Records for this exercise:
◆ ◆ ◆ ◆ ◆

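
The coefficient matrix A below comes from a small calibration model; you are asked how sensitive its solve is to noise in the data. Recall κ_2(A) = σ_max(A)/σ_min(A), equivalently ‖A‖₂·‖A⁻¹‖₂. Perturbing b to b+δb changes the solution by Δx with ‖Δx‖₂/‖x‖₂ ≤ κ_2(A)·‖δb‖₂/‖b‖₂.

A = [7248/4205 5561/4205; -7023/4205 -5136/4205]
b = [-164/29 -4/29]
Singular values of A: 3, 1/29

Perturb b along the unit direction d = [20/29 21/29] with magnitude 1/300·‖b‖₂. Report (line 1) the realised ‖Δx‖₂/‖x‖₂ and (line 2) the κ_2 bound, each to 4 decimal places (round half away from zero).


0.0047
0.2900

largest singular value 3, smallest 1/29
κ = σ_max/σ_min = 3/(1/29) = 87.0000
κ_2(A)·‖δb‖/‖b‖ = 0.2900
solve Ax = b  →  x = [68.5333 -93.6000]
‖b‖ = 5.6569, ‖x‖ = 116.0077
re-solving with b+δb shifts x by Δx of norm 0.5468
dividing the unrounded norms, ‖Δx‖/‖x‖ = 0.0047
tightness: 0.0047 against a bound of 0.2900 (unrounded ratio ≈ 0.0163)


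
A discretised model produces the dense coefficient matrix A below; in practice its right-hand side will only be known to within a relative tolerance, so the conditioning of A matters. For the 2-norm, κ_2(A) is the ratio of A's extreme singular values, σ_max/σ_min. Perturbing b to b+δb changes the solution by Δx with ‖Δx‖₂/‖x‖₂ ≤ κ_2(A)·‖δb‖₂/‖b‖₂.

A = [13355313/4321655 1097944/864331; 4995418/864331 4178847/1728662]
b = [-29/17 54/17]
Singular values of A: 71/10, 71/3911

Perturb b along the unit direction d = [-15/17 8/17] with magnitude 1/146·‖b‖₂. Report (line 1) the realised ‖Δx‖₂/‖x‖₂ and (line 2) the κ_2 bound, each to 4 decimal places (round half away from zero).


σ_max = 71/10, σ_min = 71/3911
κ = σ_max/σ_min = (71/10)/(71/3911) = 391.1000
bound on ‖Δx‖/‖x‖: κ·ε = 391.1000·1/146 = 2.6788
solve Ax = b  →  x = [-63.2990 152.6501]
2-norm of b is 3.6056; of x, 165.2538
re-solving with b+δb shifts x by Δx of norm 1.3603
relative error = 0.0082
realised/bound (from unrounded values) ≈ 0.0031

0.0082
2.6788


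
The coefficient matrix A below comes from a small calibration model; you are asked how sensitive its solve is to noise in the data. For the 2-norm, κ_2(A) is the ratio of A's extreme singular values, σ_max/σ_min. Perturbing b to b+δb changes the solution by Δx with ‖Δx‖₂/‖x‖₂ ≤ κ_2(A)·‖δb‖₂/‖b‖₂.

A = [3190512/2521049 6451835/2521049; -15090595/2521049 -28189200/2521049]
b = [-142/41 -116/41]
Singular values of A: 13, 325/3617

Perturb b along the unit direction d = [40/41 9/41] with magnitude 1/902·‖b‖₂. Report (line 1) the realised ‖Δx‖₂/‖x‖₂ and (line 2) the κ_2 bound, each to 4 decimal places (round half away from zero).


largest singular value 13, smallest 325/3617
condition number: 13 ÷ (325/3617) = 144.6800
perturbation bound = 144.6800·1/902 = 0.1604
solve Ax = b  →  x = [39.3520 -20.8134]
‖b‖ = 4.4721, ‖x‖ = 44.5172
re-solving with b+δb shifts x by Δx of norm 0.0552
dividing the unrounded norms, ‖Δx‖/‖x‖ = 0.0012
realised/bound (from unrounded values) ≈ 0.0077

0.0012
0.1604


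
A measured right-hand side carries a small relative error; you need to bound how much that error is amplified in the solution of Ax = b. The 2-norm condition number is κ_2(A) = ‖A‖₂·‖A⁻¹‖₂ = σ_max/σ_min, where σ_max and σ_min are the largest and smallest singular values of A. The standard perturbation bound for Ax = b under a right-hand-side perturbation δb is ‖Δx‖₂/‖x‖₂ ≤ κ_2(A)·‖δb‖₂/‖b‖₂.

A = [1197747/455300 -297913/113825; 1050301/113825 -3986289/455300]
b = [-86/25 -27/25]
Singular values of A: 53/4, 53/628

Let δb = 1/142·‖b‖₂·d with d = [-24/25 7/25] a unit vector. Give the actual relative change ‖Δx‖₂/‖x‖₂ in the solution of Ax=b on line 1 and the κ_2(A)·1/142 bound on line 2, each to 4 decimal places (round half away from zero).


0.0085
1.1056

σ_max = 53/4, σ_min = 53/628
κ = σ_max/σ_min = (53/4)/(53/628) = 157.0000
perturbation bound = 157.0000·1/142 = 1.1056
solve Ax = b  →  x = [24.4060 25.8452]
‖b‖₂ = 3.6056 and ‖x‖₂ = 35.5475
Δx = A⁻¹·δb where δb = 1/142·3.6056·d; ‖Δx‖ = 0.3009
realised ‖Δx‖/‖x‖ = 0.0085
realised/bound (from unrounded values) ≈ 0.0077


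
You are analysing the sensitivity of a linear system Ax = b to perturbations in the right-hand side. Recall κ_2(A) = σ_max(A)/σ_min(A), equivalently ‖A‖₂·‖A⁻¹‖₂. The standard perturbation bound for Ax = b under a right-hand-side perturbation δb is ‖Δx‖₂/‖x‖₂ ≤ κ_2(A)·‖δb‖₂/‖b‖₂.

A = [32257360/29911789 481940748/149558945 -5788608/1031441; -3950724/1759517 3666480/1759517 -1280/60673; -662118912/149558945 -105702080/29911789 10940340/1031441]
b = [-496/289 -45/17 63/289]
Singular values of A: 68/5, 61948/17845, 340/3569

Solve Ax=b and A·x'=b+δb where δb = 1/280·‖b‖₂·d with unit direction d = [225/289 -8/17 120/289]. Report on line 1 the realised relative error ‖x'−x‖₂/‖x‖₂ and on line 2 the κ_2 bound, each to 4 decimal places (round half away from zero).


σ_max = 68/5, σ_min = 340/3569
condition number: (68/5) ÷ (340/3569) = 142.7600
κ_2(A)·‖δb‖/‖b‖ = 0.5099
solve Ax = b  →  x = [0.6019 -0.6211 0.0649]
2-norm of b is 3.1623; of x, 0.8673
with δb = [0.0088 -0.0053 0.0047], A·Δx = δb → ‖Δx‖ = 0.1186
realised ‖Δx‖/‖x‖ = 0.1367
tightness: 0.1367 against a bound of 0.5099 (unrounded ratio ≈ 0.2681)

0.1367
0.5099


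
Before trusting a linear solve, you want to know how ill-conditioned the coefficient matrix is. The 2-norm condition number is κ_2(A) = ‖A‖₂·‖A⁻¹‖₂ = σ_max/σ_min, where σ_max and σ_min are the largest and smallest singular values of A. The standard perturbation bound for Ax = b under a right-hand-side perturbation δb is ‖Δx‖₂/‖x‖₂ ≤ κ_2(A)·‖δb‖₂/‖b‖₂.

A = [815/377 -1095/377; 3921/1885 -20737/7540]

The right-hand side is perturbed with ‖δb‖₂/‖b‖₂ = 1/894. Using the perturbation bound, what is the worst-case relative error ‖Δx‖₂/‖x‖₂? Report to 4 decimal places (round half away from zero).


M = AᵀA = [38026/4225 -202797/16900; -202797/16900 1081609/67600]. tr(M)=67601/2704, det(M)=25/2704
eigenvalues of AᵀA: λ = (tr ± √(tr²−4·det))/2 = 25, 1/2704
σ_max=√25=5, σ_min=√(1/2704)=(1/52) → κ = 260.0000
bound on ‖Δx‖/‖x‖: κ·ε = 260.0000·1/894 = 0.2908

0.2908


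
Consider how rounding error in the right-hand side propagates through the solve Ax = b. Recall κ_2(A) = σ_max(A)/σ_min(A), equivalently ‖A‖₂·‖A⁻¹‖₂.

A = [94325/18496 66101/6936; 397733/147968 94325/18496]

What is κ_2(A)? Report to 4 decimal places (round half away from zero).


M = AᵀA = [2517691001/75759616 1770197275/28409856; 1770197275/28409856 1244680801/10653696]. tr(M)=354044257/2359296, det(M)=5764801/37748736
char-poly roots: 2401/16 and 2401/2359296
κ_2(A) = √(λ_max/λ_min) = √((2401/16) / (2401/2359296)) = 384.0000

384.0000


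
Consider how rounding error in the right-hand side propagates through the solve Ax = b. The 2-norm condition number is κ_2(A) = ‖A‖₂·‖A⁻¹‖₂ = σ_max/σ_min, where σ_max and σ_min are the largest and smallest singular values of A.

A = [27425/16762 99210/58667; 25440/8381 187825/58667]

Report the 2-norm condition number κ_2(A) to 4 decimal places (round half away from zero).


form AᵀA = [11560225/972196 21241125/1701343; 21241125/1701343 156127525/11909401] with trace 1416125/56644 and determinant 625/56644
eigenvalues of AᵀA: λ = (tr ± √(tr²−4·det))/2 = 25, 25/56644
κ = σ_max/σ_min = 5/(5/238) = 238.0000

238.0000


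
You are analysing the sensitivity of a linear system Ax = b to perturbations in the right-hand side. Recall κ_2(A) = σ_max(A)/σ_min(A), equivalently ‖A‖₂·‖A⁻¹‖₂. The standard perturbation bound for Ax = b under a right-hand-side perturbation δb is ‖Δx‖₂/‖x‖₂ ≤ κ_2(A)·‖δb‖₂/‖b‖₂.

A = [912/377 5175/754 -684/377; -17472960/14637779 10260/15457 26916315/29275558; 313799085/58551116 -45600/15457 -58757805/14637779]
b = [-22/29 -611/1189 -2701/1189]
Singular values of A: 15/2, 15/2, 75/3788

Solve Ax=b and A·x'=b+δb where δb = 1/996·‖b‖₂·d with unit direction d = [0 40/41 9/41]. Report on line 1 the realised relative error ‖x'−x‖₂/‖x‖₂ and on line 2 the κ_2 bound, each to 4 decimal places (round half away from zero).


0.0025
0.3803

σ_max = 15/2, σ_min = 75/3788
condition number: (15/2) ÷ (75/3788) = 378.8000
perturbation bound = 378.8000·1/996 = 0.3803
solve Ax = b  →  x = [-30.5419 0.0205 -40.2269]
‖b‖ = 2.4495, ‖x‖ = 50.5075
δb = ε·‖b‖·d = [0.0000 0.0024 0.0005]; solving A·Δx = δb gives ‖Δx‖ = 0.1242
relative error = 0.0025
tightness: 0.0025 against a bound of 0.3803 (unrounded ratio ≈ 0.0065)


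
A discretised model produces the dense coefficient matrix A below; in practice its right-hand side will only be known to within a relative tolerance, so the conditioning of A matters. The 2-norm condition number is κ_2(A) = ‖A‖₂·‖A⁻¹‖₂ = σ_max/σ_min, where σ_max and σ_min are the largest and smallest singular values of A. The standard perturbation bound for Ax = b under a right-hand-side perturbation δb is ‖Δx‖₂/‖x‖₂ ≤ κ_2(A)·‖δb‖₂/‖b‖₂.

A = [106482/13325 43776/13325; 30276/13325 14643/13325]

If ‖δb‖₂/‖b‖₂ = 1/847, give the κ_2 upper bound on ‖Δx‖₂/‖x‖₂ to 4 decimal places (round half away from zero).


0.0726

M = AᵀA = [19608084/284089 8167500/284089; 8167500/284089 3409209/284089]. tr(M)=136197/1681, det(M)=2916/1681
solving λ² − 136197/1681·λ + 2916/1681 = 0 gives λ = 81, 36/1681
κ = σ_max/σ_min = 9/(6/41) = 61.5000
worst-case relative error ≤ 61.5000 × 1/847 = 0.0726


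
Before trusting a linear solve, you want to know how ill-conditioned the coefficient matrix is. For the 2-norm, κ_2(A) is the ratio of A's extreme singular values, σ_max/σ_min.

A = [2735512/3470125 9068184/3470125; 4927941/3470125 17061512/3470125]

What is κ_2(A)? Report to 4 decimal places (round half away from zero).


204.1250

M = AᵀA = [879380717/333336125 3014096904/333336125; 3014096904/333336125 10334315648/333336125]. tr(M)=2242739273/66667225, det(M)=45265984/1666680625
λ_max, λ_min = (2242739273/66667225 ± √8047034568720225/7111230222721)/2 = 841/25, 53824/66667225
κ_2(A) = √(λ_max/λ_min) = √((841/25) / (53824/66667225)) = 204.1250


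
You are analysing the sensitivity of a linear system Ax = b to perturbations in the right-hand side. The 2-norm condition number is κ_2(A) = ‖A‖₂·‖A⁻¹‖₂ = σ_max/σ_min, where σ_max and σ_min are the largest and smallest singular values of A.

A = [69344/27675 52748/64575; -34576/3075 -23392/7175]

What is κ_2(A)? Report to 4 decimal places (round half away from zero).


141.7500

form AᵀA = [60466432/455625 41148544/1063125; 41148544/1063125 28021648/2480625] with trace 5144080/35721 and determinant 4096/3969
solving λ² − 5144080/35721·λ + 4096/3969 = 0 gives λ = 144, 256/35721
κ = σ_max/σ_min = 12/(16/189) = 141.7500


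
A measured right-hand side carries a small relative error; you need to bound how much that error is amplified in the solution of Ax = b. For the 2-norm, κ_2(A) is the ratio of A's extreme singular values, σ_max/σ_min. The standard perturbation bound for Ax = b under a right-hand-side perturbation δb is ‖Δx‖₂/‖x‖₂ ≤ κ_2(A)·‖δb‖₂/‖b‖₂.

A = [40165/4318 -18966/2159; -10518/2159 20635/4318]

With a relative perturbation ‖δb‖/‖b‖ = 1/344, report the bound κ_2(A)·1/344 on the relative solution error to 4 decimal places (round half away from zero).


0.3692

M = AᵀA = [7113289/64516 -1693440/16129; -1693440/16129 6452041/64516]. tr(M)=6782665/32258, det(M)=707281/258064
solving λ² − 6782665/32258·λ + 707281/258064 = 0 gives λ = 841/4, 841/64516
κ = σ_max/σ_min = (29/2)/(29/254) = 127.0000
perturbation bound = 127.0000·1/344 = 0.3692


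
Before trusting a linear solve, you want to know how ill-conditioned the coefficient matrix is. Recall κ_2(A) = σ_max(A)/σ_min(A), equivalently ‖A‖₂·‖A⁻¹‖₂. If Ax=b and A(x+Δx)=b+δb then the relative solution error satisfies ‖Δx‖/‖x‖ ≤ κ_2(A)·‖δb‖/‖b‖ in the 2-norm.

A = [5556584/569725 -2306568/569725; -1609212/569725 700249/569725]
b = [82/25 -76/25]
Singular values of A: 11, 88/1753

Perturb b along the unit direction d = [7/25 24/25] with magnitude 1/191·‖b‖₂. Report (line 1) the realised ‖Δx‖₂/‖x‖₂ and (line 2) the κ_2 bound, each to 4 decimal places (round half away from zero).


0.0117
1.1473

from the listed singular values, σ₁ = 11, σ_n = 88/1753
condition number: 11 ÷ (88/1753) = 219.1250
bound on ‖Δx‖/‖x‖: κ·ε = 219.1250·1/191 = 1.1473
solve Ax = b  →  x = [-14.9878 -36.9161]
‖b‖₂ = 4.4721 and ‖x‖₂ = 39.8426
δb = ε·‖b‖·d = [0.0066 0.0225]; solving A·Δx = δb gives ‖Δx‖ = 0.4664
relative error = 0.0117
realised/bound (from unrounded values) ≈ 0.0102


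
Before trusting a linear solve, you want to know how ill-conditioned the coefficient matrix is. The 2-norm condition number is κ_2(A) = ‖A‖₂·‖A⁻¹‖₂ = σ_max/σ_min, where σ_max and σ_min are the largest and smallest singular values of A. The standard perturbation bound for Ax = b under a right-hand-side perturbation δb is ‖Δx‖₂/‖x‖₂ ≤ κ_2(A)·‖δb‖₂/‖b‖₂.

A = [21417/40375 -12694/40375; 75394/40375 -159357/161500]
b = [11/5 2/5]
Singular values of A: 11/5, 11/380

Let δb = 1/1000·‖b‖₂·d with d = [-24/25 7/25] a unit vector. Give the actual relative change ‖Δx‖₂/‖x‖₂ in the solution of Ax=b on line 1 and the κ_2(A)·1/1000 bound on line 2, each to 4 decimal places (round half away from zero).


0.0011
0.0760

largest singular value 11/5, smallest 11/380
condition number: (11/5) ÷ (11/380) = 76.0000
κ_2(A)·‖δb‖/‖b‖ = 0.0760
solve Ax = b  →  x = [-32.1123 -61.1765]
‖b‖₂ = 2.2361 and ‖x‖₂ = 69.0924
Δx = A⁻¹·δb where δb = 1/1000·2.2361·d; ‖Δx‖ = 0.0772
realised ‖Δx‖/‖x‖ = 0.0011
so the bound overstates the realised error by a factor of ≈ 67.9779 (computed from the unrounded values)


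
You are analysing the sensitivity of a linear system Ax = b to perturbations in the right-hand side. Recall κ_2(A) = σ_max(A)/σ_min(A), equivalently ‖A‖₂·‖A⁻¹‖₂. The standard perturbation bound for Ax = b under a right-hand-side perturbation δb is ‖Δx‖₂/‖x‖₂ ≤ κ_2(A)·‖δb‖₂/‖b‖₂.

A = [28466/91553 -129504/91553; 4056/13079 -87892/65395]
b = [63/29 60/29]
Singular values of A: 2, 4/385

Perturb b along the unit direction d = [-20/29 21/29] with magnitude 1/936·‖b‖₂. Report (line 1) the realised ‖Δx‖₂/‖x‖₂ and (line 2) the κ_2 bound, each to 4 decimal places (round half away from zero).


0.2057
0.2057

σ_max = 2, σ_min = 4/385
κ = σ_max/σ_min = 2/(4/385) = 192.5000
κ_2(A)·‖δb‖/‖b‖ = 0.2057
solve Ax = b  →  x = [0.3293 -1.4634]
‖b‖ = 3.0000, ‖x‖ = 1.5000
re-solving with b+δb shifts x by Δx of norm 0.3085
dividing the unrounded norms, ‖Δx‖/‖x‖ = 0.2057
tightness: 0.2057 against a bound of 0.2057; the bound is attained (ratio 1)


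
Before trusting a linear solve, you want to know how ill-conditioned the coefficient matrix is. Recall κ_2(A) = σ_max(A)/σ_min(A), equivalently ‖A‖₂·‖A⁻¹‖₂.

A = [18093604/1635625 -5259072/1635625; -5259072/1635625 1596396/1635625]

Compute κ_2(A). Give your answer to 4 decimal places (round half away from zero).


M = AᵀA = [568058150416/4280430625 -165681804288/4280430625; -165681804288/4280430625 48330109584/4280430625]. tr(M)=986221216/6848689, det(M)=1440000/6848689
char-poly roots: 144 and 10000/6848689
so κ_2 = √(144 / (10000/6848689)) = 314.0400

314.0400


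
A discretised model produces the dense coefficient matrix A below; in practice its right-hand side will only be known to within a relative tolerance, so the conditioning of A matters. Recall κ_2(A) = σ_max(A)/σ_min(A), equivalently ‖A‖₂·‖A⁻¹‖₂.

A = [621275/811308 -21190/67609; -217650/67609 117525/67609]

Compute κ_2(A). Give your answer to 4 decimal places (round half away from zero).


form AᵀA = [4287615625/391564944 -95216125/16315206; -95216125/16315206 8483725/2719201] with trace 19063225/1354896 and determinant 15625/150544
solving λ² − 19063225/1354896·λ + 15625/150544 = 0 gives λ = 225/16, 625/84681
so κ_2 = √((225/16) / (625/84681)) = 43.6500

43.6500


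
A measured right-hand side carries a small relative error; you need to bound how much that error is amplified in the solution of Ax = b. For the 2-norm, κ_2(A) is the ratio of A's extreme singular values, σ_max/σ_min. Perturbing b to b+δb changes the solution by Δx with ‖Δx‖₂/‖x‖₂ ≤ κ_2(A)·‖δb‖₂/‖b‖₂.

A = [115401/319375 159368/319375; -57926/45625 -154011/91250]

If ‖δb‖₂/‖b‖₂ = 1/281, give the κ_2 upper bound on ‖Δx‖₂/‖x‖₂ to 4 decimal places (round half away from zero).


form AᵀA = [284372869/163200625 379138617/163200625; 379138617/163200625 2022148249/652802500] with trace 126385589/26112100 and determinant 14641/26112100
char-poly roots: 121/25 and 121/1044484
κ_2(A) = √(λ_max/λ_min) = √((121/25) / (121/1044484)) = 204.4000
worst-case relative error ≤ 204.4000 × 1/281 = 0.7274

0.7274


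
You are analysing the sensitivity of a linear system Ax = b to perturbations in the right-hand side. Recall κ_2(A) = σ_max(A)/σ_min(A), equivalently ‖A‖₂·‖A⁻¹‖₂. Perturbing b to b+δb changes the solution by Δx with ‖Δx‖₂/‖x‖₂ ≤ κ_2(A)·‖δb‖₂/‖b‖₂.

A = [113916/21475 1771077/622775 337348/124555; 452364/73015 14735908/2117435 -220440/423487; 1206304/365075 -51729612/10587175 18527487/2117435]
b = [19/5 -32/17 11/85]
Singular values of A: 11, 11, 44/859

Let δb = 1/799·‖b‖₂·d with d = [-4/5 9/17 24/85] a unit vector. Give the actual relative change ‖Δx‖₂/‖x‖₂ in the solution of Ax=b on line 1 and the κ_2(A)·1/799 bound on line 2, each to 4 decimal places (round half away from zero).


largest singular value 11, smallest 44/859
κ_2(A) = 11 / (44/859) = 214.7500
bound on ‖Δx‖/‖x‖: κ·ε = 214.7500·1/799 = 0.2688
solve Ax = b  →  x = [46.9273 -45.2621 -42.9812]
‖b‖₂ = 4.2426 and ‖x‖₂ = 78.0910
with δb = [-0.0042 0.0028 0.0015], A·Δx = δb → ‖Δx‖ = 0.1037
realised ‖Δx‖/‖x‖ = 0.0013
realised/bound (from unrounded values) ≈ 0.0049

0.0013
0.2688


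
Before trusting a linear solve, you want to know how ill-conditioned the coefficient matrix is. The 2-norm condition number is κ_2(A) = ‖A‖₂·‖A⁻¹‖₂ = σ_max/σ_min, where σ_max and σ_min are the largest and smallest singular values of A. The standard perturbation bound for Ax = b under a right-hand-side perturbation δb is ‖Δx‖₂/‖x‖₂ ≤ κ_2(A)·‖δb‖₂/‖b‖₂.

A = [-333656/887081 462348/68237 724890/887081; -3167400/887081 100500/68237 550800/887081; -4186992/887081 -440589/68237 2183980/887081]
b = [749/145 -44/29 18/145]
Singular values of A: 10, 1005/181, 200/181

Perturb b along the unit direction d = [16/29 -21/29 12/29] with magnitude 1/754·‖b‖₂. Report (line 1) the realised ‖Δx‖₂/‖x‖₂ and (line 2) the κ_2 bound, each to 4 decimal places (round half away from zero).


0.0018
0.0120

σ_max = 10, σ_min = 200/181
κ_2(A) = 10 / (200/181) = 9.0500
bound on ‖Δx‖/‖x‖: κ·ε = 9.0500·1/754 = 0.0120
solve Ax = b  →  x = [1.1919 0.4155 3.4250]
‖b‖₂ = 5.3852 and ‖x‖₂ = 3.6502
with δb = [0.0039 -0.0052 0.0030], A·Δx = δb → ‖Δx‖ = 0.0065
dividing the unrounded norms, ‖Δx‖/‖x‖ = 0.0018
so the bound overstates the realised error by a factor of ≈ 6.7783 (computed from the unrounded values)


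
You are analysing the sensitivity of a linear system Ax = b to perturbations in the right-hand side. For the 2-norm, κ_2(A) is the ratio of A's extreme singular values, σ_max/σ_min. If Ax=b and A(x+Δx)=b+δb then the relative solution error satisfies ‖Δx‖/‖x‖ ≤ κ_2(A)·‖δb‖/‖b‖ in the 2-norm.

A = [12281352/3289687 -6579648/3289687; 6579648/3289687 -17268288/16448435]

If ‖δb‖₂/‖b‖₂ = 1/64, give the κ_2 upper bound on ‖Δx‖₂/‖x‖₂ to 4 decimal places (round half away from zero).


AᵀA = [671707179072/37446507121 -1791190734336/187232535605; -1791190734336/187232535605 4776774967296/936162678025]; tr = 74634790464/3239317225, det = 21233664/3239317225
char-poly roots: 576/25 and 36864/129572689
σ_max=√(576/25)=(24/5), σ_min=√(36864/129572689)=(192/11383) → κ = 284.5750
perturbation bound = 284.5750·1/64 = 4.4465

4.4465


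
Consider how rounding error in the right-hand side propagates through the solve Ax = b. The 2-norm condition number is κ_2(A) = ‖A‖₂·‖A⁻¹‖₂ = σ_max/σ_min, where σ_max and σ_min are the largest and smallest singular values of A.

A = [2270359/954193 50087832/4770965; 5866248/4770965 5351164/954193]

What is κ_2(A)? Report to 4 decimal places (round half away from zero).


342.2500

M = AᵀA = [564969257161/78761616025 100421187048/3150464641; 100421187048/3150464641 11158009752016/78761616025]. tr(M)=6973812617/46854025, det(M)=221533456/1171350625
char-poly roots: 3721/25 and 59536/46854025
κ = σ_max/σ_min = (61/5)/(244/6845) = 342.2500


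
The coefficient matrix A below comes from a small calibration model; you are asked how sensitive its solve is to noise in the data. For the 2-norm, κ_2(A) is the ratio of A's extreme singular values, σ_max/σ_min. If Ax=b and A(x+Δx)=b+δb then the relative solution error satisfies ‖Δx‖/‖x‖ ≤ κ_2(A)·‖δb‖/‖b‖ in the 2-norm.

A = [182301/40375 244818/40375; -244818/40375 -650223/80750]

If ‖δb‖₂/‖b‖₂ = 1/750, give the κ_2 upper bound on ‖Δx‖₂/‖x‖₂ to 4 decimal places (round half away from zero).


AᵀA = [3726780309/65205625 4968948537/65205625; 4968948537/65205625 26501334489/260822500]; tr = 1656338229/10432900, det = 1750329/10432900
λ_max, λ_min = (1656338229/10432900 ± √2743383284817160041/108845402410000)/2 = 3969/25, 441/417316
σ_max=√(3969/25)=(63/5), σ_min=√(441/417316)=(21/646) → κ = 387.6000
κ_2(A)·‖δb‖/‖b‖ = 0.5168

0.5168


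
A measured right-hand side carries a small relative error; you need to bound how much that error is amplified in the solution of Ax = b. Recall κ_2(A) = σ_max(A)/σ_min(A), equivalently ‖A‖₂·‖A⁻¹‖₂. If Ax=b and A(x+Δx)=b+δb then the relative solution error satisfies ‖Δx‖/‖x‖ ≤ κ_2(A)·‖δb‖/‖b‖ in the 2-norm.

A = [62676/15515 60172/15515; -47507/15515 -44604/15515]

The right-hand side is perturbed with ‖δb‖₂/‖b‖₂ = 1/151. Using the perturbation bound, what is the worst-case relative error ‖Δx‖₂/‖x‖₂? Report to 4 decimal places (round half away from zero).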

◆ ◆ ◆ ◆ ◆

Exercise objective: Write out exactly the lines above from the line with "A = [40165/4318" through the line with "Singular values of A: 11, 88/1753", both of them included, and leave out all other lines.

Task output:
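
A = [40165/4318 -18966/2159; -10518/2159 20635/4318]

With a relative perturbation ‖δb‖/‖b‖ = 1/344, report the bound κ_2(A)·1/344 on the relative solution error to 4 decimal places (round half away from zero).


0.3692

M = AᵀA = [7113289/64516 -1693440/16129; -1693440/16129 6452041/64516]. tr(M)=6782665/32258, det(M)=707281/258064
solving λ² − 6782665/32258·λ + 707281/258064 = 0 gives λ = 841/4, 841/64516
κ = σ_max/σ_min = (29/2)/(29/254) = 127.0000
perturbation bound = 127.0000·1/344 = 0.3692


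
Before trusting a linear solve, you want to know how ill-conditioned the coefficient matrix is. Recall κ_2(A) = σ_max(A)/σ_min(A), equivalently ‖A‖₂·‖A⁻¹‖₂. If Ax=b and A(x+Δx)=b+δb then the relative solution error satisfies ‖Δx‖/‖x‖ ≤ κ_2(A)·‖δb‖/‖b‖ in the 2-norm.

A = [5556584/569725 -2306568/569725; -1609212/569725 700249/569725]
b = [82/25 -76/25]
Singular values of A: 11, 88/1753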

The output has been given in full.